[Task prompt] Find each line of the entries with the string "number", please, and copy it.

[Supplied records]
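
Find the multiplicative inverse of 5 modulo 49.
10

gcd(5, 49) = 1, so the inverse exists.
Extended Euclidean algorithm on (49, 5):
49 = 9 × 5 + 4  ⟹  4 = (1)·49 + (-9)·5
5 = 1 × 4 + 1  ⟹  1 = (-1)·49 + (10)·5
So (10)·5 ≡ 1 (mod 49), i.e. 5^(-1) ≡ 10 (mod 49).
Check: 5 × 10 = 50 ≡ 1 (mod 49)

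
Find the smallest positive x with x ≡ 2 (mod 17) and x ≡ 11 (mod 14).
53

Using Chinese Remainder Theorem:
M = 17 × 14 = 238
M1 = 14, M2 = 17
y1 = 14^(-1) mod 17 = 11
y2 = 17^(-1) mod 14 = 5
x = (2×14×11 + 11×17×5) mod 238 = 53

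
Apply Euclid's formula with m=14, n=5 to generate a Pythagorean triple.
(171, 140, 221)

Euclid's formula: a = m² - n², b = 2mn, c = m² + n²
m = 14, n = 5
a = 14² - 5² = 196 - 25 = 171
b = 2 × 14 × 5 = 140
c = 14² + 5² = 196 + 25 = 221
Verification: 171² + 140² = 29241 + 19600 = 48841 = 221² ✓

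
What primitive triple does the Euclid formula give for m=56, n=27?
(2407, 3024, 3865)

Euclid's formula: a = m² - n², b = 2mn, c = m² + n²
m = 56, n = 27
a = 56² - 27² = 3136 - 729 = 2407
b = 2 × 56 × 27 = 3024
c = 56² + 27² = 3136 + 729 = 3865
Verification: 2407² + 3024² = 5793649 + 9144576 = 14938225 = 3865² ✓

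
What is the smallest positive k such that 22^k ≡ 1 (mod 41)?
40

41 is prime, so ord(22) divides φ(41) = 40.
Divisors of 40: 1, 2, 4, 5, 8, 10, 20, 40.
Repeated squaring: 22^1 ≡ 22, 22^2 ≡ 33, 22^4 ≡ 23, 22^8 ≡ 37, 22^16 ≡ 16, 22^32 ≡ 10 (mod 41).
Test 22^d mod 41 for each divisor d in increasing order:
22^1 ≡ 22
22^2 ≡ 33
22^4 ≡ 23
22^5 = 22^4·22^1 ≡ 14
22^8 ≡ 37
22^10 = 22^8·22^2 ≡ 32
22^20 = 22^16·22^4 ≡ 40
22^40 = 22^32·22^8 ≡ 1  ← first divisor giving 1
The order is 40.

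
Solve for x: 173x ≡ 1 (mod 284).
197

gcd(173, 284) = 1, so the inverse exists.
Extended Euclidean algorithm on (284, 173):
284 = 1 × 173 + 111  ⟹  111 = (1)·284 + (-1)·173
173 = 1 × 111 + 62  ⟹  62 = (-1)·284 + (2)·173
111 = 1 × 62 + 49  ⟹  49 = (2)·284 + (-3)·173
62 = 1 × 49 + 13  ⟹  13 = (-3)·284 + (5)·173
49 = 3 × 13 + 10  ⟹  10 = (11)·284 + (-18)·173
13 = 1 × 10 + 3  ⟹  3 = (-14)·284 + (23)·173
10 = 3 × 3 + 1  ⟹  1 = (53)·284 + (-87)·173
So (-87)·173 ≡ 1 (mod 284), i.e. 173^(-1) ≡ -87 ≡ 197 (mod 284).
Check: 173 × 197 = 34081 ≡ 1 (mod 284)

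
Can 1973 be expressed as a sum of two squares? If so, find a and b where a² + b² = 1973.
23² + 38² (a=23, b=38)

Factorization: 1973 = 1973
By Fermat: n is sum of two squares iff every prime p ≡ 3 (mod 4) appears to even power.
All primes ≡ 3 (mod 4) appear to even power.
Search a = 0, 1, 2, … for 1973 - a² a perfect square: first hit at a = 23: 1973 - 529 = 1444 = 38².
1973 = 23² + 38² = 529 + 1444 ✓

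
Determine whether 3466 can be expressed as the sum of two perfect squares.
21² + 55² (a=21, b=55)

Factorization: 3466 = 2 × 1733
By Fermat: n is sum of two squares iff every prime p ≡ 3 (mod 4) appears to even power.
All primes ≡ 3 (mod 4) appear to even power.
Search a = 0, 1, 2, … for 3466 - a² a perfect square: first hit at a = 21: 3466 - 441 = 3025 = 55².
3466 = 21² + 55² = 441 + 3025 ✓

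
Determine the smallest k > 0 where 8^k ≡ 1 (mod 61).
20

61 is prime, so ord(8) divides φ(61) = 60.
Divisors of 60: 1, 2, 3, 4, 5, 6, 10, 12, 15, 20, 30, 60.
Repeated squaring: 8^1 ≡ 8, 8^2 ≡ 3, 8^4 ≡ 9, 8^8 ≡ 20, 8^16 ≡ 34, 8^32 ≡ 58 (mod 61).
Test 8^d mod 61 for each divisor d in increasing order:
8^1 ≡ 8
8^2 ≡ 3
8^3 = 8^2·8^1 ≡ 24
8^4 ≡ 9
8^5 = 8^4·8^1 ≡ 11
8^6 = 8^4·8^2 ≡ 27
8^10 = 8^8·8^2 ≡ 60
8^12 = 8^8·8^4 ≡ 58
8^15 = 8^8·8^4·8^2·8^1 ≡ 50
8^20 = 8^16·8^4 ≡ 1  ← first divisor giving 1
The order is 20.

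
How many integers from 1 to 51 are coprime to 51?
32

51 = 3 × 17
φ(n) = n × ∏(1 - 1/p) for each prime p dividing n
φ(51) = 51 × (1 - 1/3) × (1 - 1/17) = 32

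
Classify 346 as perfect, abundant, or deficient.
deficient

Proper divisors of 346: sum = 1 + 2 + 173 = 176
Since 176 < 346, 346 is deficient.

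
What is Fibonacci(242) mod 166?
55

Matrix identity: Q^n = [[F_(n+1), F_n], [F_n, F_(n-1)]] with Q = [[1,1],[1,0]].
n = 242 = 11110010₂. Square-and-multiply, entries mod 166:
Q^1 = [[1,1],[1,0]]
Q^3 = (Q^1)²·Q = [[3,2],[2,1]]
Q^7 = (Q^3)²·Q = [[21,13],[13,8]]
Q^15 = (Q^7)²·Q = [[157,112],[112,45]]
Q^30 = (Q^15)² = [[9,48],[48,127]]
Q^60 = (Q^30)² = [[61,54],[54,7]]
Q^121 = (Q^60)²·Q = [[17,163],[163,20]]
Q^242 = (Q^121)² = [[132,55],[55,77]]
F_242 mod 166 = Q^242[0][1] = 55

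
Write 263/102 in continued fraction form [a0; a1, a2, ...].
[2; 1, 1, 2, 1, 2, 5]

Euclidean algorithm steps:
263 = 2 × 102 + 59
102 = 1 × 59 + 43
59 = 1 × 43 + 16
43 = 2 × 16 + 11
16 = 1 × 11 + 5
11 = 2 × 5 + 1
5 = 5 × 1 + 0
Continued fraction: [2; 1, 1, 2, 1, 2, 5]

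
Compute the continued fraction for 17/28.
[0; 1, 1, 1, 1, 5]

Euclidean algorithm steps:
17 = 0 × 28 + 17
28 = 1 × 17 + 11
17 = 1 × 11 + 6
11 = 1 × 6 + 5
6 = 1 × 5 + 1
5 = 5 × 1 + 0
Continued fraction: [0; 1, 1, 1, 1, 5]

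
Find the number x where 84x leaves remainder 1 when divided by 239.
37

gcd(84, 239) = 1, so the inverse exists.
Extended Euclidean algorithm on (239, 84):
239 = 2 × 84 + 71  ⟹  71 = (1)·239 + (-2)·84
84 = 1 × 71 + 13  ⟹  13 = (-1)·239 + (3)·84
71 = 5 × 13 + 6  ⟹  6 = (6)·239 + (-17)·84
13 = 2 × 6 + 1  ⟹  1 = (-13)·239 + (37)·84
So (37)·84 ≡ 1 (mod 239), i.e. 84^(-1) ≡ 37 (mod 239).
Check: 84 × 37 = 3108 ≡ 1 (mod 239)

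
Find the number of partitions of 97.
133230930

p(n) counts ways to write n as a sum of positive integers (order ignored).
Euler's pentagonal recurrence: p(k) = p(k-1) + p(k-2) - p(k-5) - p(k-7) + p(k-12) + p(k-15) - ... (offsets j(3j∓1)/2, signs ++--, p(0)=1, p(<0)=0).
DP table for k = 0..96: p(0)=1, p(1)=1, p(2)=2, p(3)=3, p(4)=5, p(5)=7, p(6)=11, p(7)=15, p(8)=22, p(9)=30, p(10)=42, p(11)=56, p(12)=77, p(13)=101, p(14)=135, p(15)=176, p(16)=231, p(17)=297, p(18)=385, p(19)=490, p(20)=627, p(21)=792, p(22)=1002, p(23)=1255, p(24)=1575, p(25)=1958, p(26)=2436, p(27)=3010, p(28)=3718, p(29)=4565, p(30)=5604, p(31)=6842, p(32)=8349, p(33)=10143, p(34)=12310, p(35)=14883, p(36)=17977, p(37)=21637, p(38)=26015, p(39)=31185, p(40)=37338, p(41)=44583, p(42)=53174, p(43)=63261, p(44)=75175, p(45)=89134, p(46)=105558, p(47)=124754, p(48)=147273, p(49)=173525, p(50)=204226, p(51)=239943, p(52)=281589, p(53)=329931, p(54)=386155, p(55)=451276, p(56)=526823, p(57)=614154, p(58)=715220, p(59)=831820, p(60)=966467, p(61)=1121505, p(62)=1300156, p(63)=1505499, p(64)=1741630, p(65)=2012558, p(66)=2323520, p(67)=2679689, p(68)=3087735, p(69)=3554345, p(70)=4087968, p(71)=4697205, p(72)=5392783, p(73)=6185689, p(74)=7089500, p(75)=8118264, p(76)=9289091, p(77)=10619863, p(78)=12132164, p(79)=13848650, p(80)=15796476, p(81)=18004327, p(82)=20506255, p(83)=23338469, p(84)=26543660, p(85)=30167357, p(86)=34262962, p(87)=38887673, p(88)=44108109, p(89)=49995925, p(90)=56634173, p(91)=64112359, p(92)=72533807, p(93)=82010177, p(94)=92669720, p(95)=104651419, p(96)=118114304.
Final step: p(97) = p(96) + p(95) - p(92) - p(90) + p(85) + p(82) - p(75) - p(71) + p(62) + p(57) - p(46) - p(40) + p(27) + p(20) - p(5)
= 118114304 + 104651419 - 72533807 - 56634173 + 30167357 + 20506255 - 8118264 - 4697205 + 1300156 + 614154 - 105558 - 37338 + 3010 + 627 - 7
= 133230930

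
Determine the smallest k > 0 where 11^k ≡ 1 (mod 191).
38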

[Exercise answer]
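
Find the number x where 84x leaves remainder 1 when divided by 239.
Find the number of partitions of 97.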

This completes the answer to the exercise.